*Stored data:*
* * * * * * *
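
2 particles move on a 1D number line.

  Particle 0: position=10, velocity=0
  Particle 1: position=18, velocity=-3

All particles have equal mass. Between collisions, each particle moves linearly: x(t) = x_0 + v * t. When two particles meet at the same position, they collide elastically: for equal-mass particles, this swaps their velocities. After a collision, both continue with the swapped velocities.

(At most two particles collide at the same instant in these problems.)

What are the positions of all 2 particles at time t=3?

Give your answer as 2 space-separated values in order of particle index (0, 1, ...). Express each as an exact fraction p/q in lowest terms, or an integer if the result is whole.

Collision at t=8/3: particles 0 and 1 swap velocities; positions: p0=10 p1=10; velocities now: v0=-3 v1=0
Advance to t=3 (no further collisions before then); velocities: v0=-3 v1=0; positions = 9 10

Answer: 9 10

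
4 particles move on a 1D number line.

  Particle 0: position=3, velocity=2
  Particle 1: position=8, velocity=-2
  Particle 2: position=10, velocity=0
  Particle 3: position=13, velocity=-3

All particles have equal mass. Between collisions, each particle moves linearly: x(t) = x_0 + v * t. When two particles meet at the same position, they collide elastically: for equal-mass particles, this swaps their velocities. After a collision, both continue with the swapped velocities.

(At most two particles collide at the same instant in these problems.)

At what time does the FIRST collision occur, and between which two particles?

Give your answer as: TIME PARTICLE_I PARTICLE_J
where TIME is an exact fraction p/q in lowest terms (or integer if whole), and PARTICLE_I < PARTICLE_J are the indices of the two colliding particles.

Answer: 1 2 3

Derivation:
Pair (0,1): pos 3,8 vel 2,-2 -> gap=5, closing at 4/unit, collide at t=5/4
Pair (1,2): pos 8,10 vel -2,0 -> not approaching (rel speed -2 <= 0)
Pair (2,3): pos 10,13 vel 0,-3 -> gap=3, closing at 3/unit, collide at t=1
Earliest collision: t=1 between 2 and 3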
* * * * * * *
*Exercise brief:* The reply should consist solely of the lines of the data, exact, from the opening line through the line with "Particle 1: position=18, velocity=-3", inclusive.

*Exercise result:*
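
2 particles move on a 1D number line.

  Particle 0: position=10, velocity=0
  Particle 1: position=18, velocity=-3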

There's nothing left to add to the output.